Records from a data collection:
%%

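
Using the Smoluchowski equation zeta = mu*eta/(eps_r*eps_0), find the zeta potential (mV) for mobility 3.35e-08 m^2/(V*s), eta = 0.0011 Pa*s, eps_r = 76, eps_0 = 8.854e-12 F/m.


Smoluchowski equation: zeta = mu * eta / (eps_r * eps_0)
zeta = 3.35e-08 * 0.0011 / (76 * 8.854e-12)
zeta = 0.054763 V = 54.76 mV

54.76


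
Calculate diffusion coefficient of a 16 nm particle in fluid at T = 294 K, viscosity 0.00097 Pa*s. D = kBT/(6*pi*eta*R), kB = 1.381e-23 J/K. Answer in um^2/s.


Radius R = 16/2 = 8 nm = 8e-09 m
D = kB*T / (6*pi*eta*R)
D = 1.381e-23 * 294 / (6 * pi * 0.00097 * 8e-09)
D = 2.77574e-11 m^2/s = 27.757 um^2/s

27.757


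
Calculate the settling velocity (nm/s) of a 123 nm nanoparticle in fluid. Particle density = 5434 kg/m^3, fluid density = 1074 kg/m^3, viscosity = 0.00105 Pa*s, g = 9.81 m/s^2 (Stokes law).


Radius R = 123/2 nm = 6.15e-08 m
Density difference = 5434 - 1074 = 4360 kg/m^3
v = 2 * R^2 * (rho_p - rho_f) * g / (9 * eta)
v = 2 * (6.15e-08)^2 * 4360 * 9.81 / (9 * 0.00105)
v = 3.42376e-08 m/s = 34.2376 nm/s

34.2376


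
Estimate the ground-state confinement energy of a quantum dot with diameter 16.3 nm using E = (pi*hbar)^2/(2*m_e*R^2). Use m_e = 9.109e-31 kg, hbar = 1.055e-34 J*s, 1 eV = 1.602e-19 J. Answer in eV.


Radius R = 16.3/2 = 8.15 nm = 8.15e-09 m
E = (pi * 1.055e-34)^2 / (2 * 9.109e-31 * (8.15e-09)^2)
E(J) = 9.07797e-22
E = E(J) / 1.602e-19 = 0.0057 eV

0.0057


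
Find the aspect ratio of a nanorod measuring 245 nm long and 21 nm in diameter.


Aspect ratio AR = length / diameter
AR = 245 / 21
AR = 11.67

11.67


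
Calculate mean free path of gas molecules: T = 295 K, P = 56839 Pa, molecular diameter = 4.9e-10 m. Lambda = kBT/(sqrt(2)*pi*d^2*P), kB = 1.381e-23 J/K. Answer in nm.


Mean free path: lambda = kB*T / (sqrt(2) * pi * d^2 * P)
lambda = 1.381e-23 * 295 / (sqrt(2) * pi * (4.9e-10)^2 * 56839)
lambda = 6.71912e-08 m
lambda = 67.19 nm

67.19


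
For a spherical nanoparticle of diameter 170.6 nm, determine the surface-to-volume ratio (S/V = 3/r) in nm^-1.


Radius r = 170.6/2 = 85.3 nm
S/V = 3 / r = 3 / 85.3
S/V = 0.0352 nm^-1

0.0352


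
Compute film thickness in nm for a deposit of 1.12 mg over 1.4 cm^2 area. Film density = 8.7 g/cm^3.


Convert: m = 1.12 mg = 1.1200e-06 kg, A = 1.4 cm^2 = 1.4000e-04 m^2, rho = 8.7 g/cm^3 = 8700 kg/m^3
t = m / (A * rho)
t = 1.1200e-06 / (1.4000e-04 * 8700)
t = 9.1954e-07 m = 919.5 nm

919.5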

%%

> _Exercise instructions_
Put down each entry again, unchanged and complete.

> _Result of this exercise_
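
Using the Smoluchowski equation zeta = mu*eta/(eps_r*eps_0), find the zeta potential (mV) for mobility 3.35e-08 m^2/(V*s), eta = 0.0011 Pa*s, eps_r = 76, eps_0 = 8.854e-12 F/m.


Smoluchowski equation: zeta = mu * eta / (eps_r * eps_0)
zeta = 3.35e-08 * 0.0011 / (76 * 8.854e-12)
zeta = 0.054763 V = 54.76 mV

54.76


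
Calculate diffusion coefficient of a 16 nm particle in fluid at T = 294 K, viscosity 0.00097 Pa*s. D = kBT/(6*pi*eta*R), kB = 1.381e-23 J/K. Answer in um^2/s.


Radius R = 16/2 = 8 nm = 8e-09 m
D = kB*T / (6*pi*eta*R)
D = 1.381e-23 * 294 / (6 * pi * 0.00097 * 8e-09)
D = 2.77574e-11 m^2/s = 27.757 um^2/s

27.757


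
Calculate the settling velocity (nm/s) of a 123 nm nanoparticle in fluid. Particle density = 5434 kg/m^3, fluid density = 1074 kg/m^3, viscosity = 0.00105 Pa*s, g = 9.81 m/s^2 (Stokes law).


Radius R = 123/2 nm = 6.15e-08 m
Density difference = 5434 - 1074 = 4360 kg/m^3
v = 2 * R^2 * (rho_p - rho_f) * g / (9 * eta)
v = 2 * (6.15e-08)^2 * 4360 * 9.81 / (9 * 0.00105)
v = 3.42376e-08 m/s = 34.2376 nm/s

34.2376


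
Estimate the ground-state confinement energy of a quantum dot with diameter 16.3 nm using E = (pi*hbar)^2/(2*m_e*R^2). Use m_e = 9.109e-31 kg, hbar = 1.055e-34 J*s, 1 eV = 1.602e-19 J. Answer in eV.


Radius R = 16.3/2 = 8.15 nm = 8.15e-09 m
E = (pi * 1.055e-34)^2 / (2 * 9.109e-31 * (8.15e-09)^2)
E(J) = 9.07797e-22
E = E(J) / 1.602e-19 = 0.0057 eV

0.0057


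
Find the aspect ratio of a nanorod measuring 245 nm long and 21 nm in diameter.


Aspect ratio AR = length / diameter
AR = 245 / 21
AR = 11.67

11.67


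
Calculate mean free path of gas molecules: T = 295 K, P = 56839 Pa, molecular diameter = 4.9e-10 m. Lambda = kBT/(sqrt(2)*pi*d^2*P), kB = 1.381e-23 J/K. Answer in nm.


Mean free path: lambda = kB*T / (sqrt(2) * pi * d^2 * P)
lambda = 1.381e-23 * 295 / (sqrt(2) * pi * (4.9e-10)^2 * 56839)
lambda = 6.71912e-08 m
lambda = 67.19 nm

67.19


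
For a spherical nanoparticle of diameter 170.6 nm, determine the surface-to-volume ratio (S/V = 3/r) in nm^-1.


Radius r = 170.6/2 = 85.3 nm
S/V = 3 / r = 3 / 85.3
S/V = 0.0352 nm^-1

0.0352


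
Compute film thickness in nm for a deposit of 1.12 mg over 1.4 cm^2 area. Film density = 8.7 g/cm^3.


Convert: m = 1.12 mg = 1.1200e-06 kg, A = 1.4 cm^2 = 1.4000e-04 m^2, rho = 8.7 g/cm^3 = 8700 kg/m^3
t = m / (A * rho)
t = 1.1200e-06 / (1.4000e-04 * 8700)
t = 9.1954e-07 m = 919.5 nm

919.5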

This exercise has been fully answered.